Brief: The answer must consist of every line from the data that holds the string "numerical".

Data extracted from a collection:
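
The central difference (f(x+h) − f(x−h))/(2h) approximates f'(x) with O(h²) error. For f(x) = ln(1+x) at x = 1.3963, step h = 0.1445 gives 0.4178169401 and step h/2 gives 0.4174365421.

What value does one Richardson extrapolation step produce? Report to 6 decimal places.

r = 2: numerator weight 4, denominator 3.
4·0.4174365421 = 1.6697461684; subtract 0.4178169401 → 1.2519292283
1.2519292283 ÷ 3 = 0.4173097428

0.417310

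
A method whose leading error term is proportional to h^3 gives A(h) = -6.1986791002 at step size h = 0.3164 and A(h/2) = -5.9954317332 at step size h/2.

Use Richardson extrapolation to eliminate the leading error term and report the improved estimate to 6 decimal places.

-5.966396

r = 3: numerator weight 8, denominator 7.
A(h/2) − A(h) = -5.9954317332 − (-6.1986791002) = 0.2032473670
Divide by 2^3 − 1 = 7: 0.2032473670/7 = 0.0290353381
R = A(h/2) + (A(h/2) − A(h))/7 = -5.9954317332 + 0.0290353381 = -5.9663963951
Shift from A(h/2): +0.0290353381.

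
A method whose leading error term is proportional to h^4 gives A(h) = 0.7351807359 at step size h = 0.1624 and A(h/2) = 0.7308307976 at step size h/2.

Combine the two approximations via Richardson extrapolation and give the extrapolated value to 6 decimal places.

r = 4: numerator weight 16, denominator 15.
16*0.7308307976 = 11.6932927616; 11.6932927616 − 0.7351807359 = 10.9581120257
Denominator 16 − 1 = 15.
R = 10.9581120257/15 = 0.7305408017

0.730541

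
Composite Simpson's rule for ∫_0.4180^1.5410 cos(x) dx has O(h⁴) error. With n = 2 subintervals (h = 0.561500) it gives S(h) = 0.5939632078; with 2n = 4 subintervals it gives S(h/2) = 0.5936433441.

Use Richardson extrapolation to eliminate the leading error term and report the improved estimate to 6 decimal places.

r = 4, so 2^r = 16.
Numerator 16×A(h/2) − A(h) = 16×0.5936433441 − 0.5939632078 = 8.9043302978
Denominator 16 − 1 = 15.
(16×0.5936433441 − 0.5939632078)/(16 − 1) = 0.5936220199

0.593622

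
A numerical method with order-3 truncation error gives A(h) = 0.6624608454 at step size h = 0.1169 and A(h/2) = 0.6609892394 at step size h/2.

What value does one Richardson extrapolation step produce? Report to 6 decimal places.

0.660779

With r = 3 the leading error scales as h^3, so the weight is 2^3 = 8.
A(h/2) − A(h) = 0.6609892394 − 0.6624608454 = -0.0014716060
Divide by 2^3 − 1 = 7: (-0.0014716060)/7 = -0.0002102294
R = A(h/2) + (A(h/2) − A(h))/7 = 0.6609892394 − 0.0002102294 = 0.6607790100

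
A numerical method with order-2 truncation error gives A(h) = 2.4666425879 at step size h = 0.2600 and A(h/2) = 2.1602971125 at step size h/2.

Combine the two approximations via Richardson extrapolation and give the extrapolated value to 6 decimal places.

2.058182

With r = 2 the leading error scales as h^2, so the weight is 2^2 = 4.
Weighted: 8.6411884500 − 2.4666425879 = 6.1745458621
Denominator 4 − 1 = 3.
So the Richardson estimate is 2.0581819540.
Shift from A(h/2): −0.1021151585.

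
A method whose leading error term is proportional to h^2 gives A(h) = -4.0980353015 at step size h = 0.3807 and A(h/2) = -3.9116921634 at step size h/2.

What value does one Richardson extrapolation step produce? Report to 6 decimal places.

-3.849578

Order 2 gives 2^r = 4 and 2^r − 1 = 3.
Difference of the inputs: -3.9116921634 − (-4.0980353015) = 0.1863431381
Divide by 2^2 − 1 = 3: 0.1863431381/3 = 0.0621143794
R = -3.9116921634 + 0.0621143794 = -3.8495777840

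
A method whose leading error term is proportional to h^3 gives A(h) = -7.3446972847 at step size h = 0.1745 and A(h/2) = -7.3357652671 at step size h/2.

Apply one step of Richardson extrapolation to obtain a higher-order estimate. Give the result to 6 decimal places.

-7.334489

Error is O(h^3); halving h shrinks it by 2^3 = 8.
8·(-7.3357652671) = -58.6861221368; subtract (-7.3446972847) → -51.3414248521
Denominator 8 − 1 = 7.
R = (-51.3414248521)/7 = -7.3344892646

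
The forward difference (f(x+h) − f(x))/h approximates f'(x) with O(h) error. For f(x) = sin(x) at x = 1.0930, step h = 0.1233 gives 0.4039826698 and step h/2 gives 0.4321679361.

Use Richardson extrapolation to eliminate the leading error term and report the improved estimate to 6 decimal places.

r = 1: numerator weight 2, denominator 1.
Top: 2(0.4321679361) − (0.4039826698) = 0.4603532024
Denominator 2 − 1 = 1.
Extrapolated: 0.4603532024 / 1 = 0.4603532024

0.460353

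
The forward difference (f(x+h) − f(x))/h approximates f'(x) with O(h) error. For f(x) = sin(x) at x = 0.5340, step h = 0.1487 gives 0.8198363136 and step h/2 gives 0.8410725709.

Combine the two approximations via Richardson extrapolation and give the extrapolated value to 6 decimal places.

The method has order 1: 2^1 = 2.
2*0.8410725709 = 1.6821451418; 1.6821451418 − 0.8198363136 = 0.8623088282
0.8623088282 ÷ 1 = 0.8623088282
Shift from A(h/2): +0.0212362573.

0.862309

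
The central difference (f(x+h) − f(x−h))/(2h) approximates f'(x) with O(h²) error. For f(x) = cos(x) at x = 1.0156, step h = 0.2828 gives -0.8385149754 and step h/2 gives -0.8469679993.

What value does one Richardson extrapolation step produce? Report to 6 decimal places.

-0.849786

The method has order 2: 2^2 = 4.
Numerator 4·A(h/2) − A(h) = 4·(-0.8469679993) − (-0.8385149754) = -2.5493570218
R = (-2.5493570218)/3 = -0.8497856739
Correction |R − A(h/2)| = 2.818e-03; gap |A(h/2) − A(h)| = 8.453e-03.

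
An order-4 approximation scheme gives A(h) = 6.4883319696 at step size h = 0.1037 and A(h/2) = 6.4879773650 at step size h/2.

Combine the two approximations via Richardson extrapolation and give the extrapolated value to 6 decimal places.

Method order is 4; weight 2^4 = 16.
16*6.4879773650 = 103.8076378400; 103.8076378400 − 6.4883319696 = 97.3193058704
Denominator 16 − 1 = 15.
(16*6.4879773650 − 6.4883319696)/(16 − 1) = 6.4879537247

6.487954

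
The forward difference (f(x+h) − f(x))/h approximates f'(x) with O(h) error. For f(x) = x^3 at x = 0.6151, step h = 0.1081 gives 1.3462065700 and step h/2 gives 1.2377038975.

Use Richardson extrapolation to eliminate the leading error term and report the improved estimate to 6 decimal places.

1.129201

r = 1, so 2^r = 2.
A(h/2) − A(h) = 1.2377038975 − 1.3462065700 = -0.1085026725
Correction (A(h/2) − A(h))/(2 − 1) = (-0.1085026725)/1 = -0.1085026725
R = A(h/2) + (A(h/2) − A(h))/1 = 1.2377038975 − 0.1085026725 = 1.1292012250
Shift from A(h/2): −0.1085026725.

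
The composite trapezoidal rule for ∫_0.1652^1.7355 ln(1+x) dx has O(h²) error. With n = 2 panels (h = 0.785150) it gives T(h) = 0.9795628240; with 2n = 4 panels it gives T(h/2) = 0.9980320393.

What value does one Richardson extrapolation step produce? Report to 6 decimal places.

1.004188

Leading term ∝ h^2; use weight 4 = 2^2.
4*0.9980320393 = 3.9921281572; subtract 0.9795628240 → 3.0125653332
R = 3.0125653332/3 = 1.0041884444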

Result:
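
A numerical method with order-3 truncation error gives A(h) = 0.6624608454 at step size h = 0.1169 and A(h/2) = 0.6609892394 at step size h/2.
A numerical method with order-2 truncation error gives A(h) = 2.4666425879 at step size h = 0.2600 and A(h/2) = 2.1602971125 at step size h/2.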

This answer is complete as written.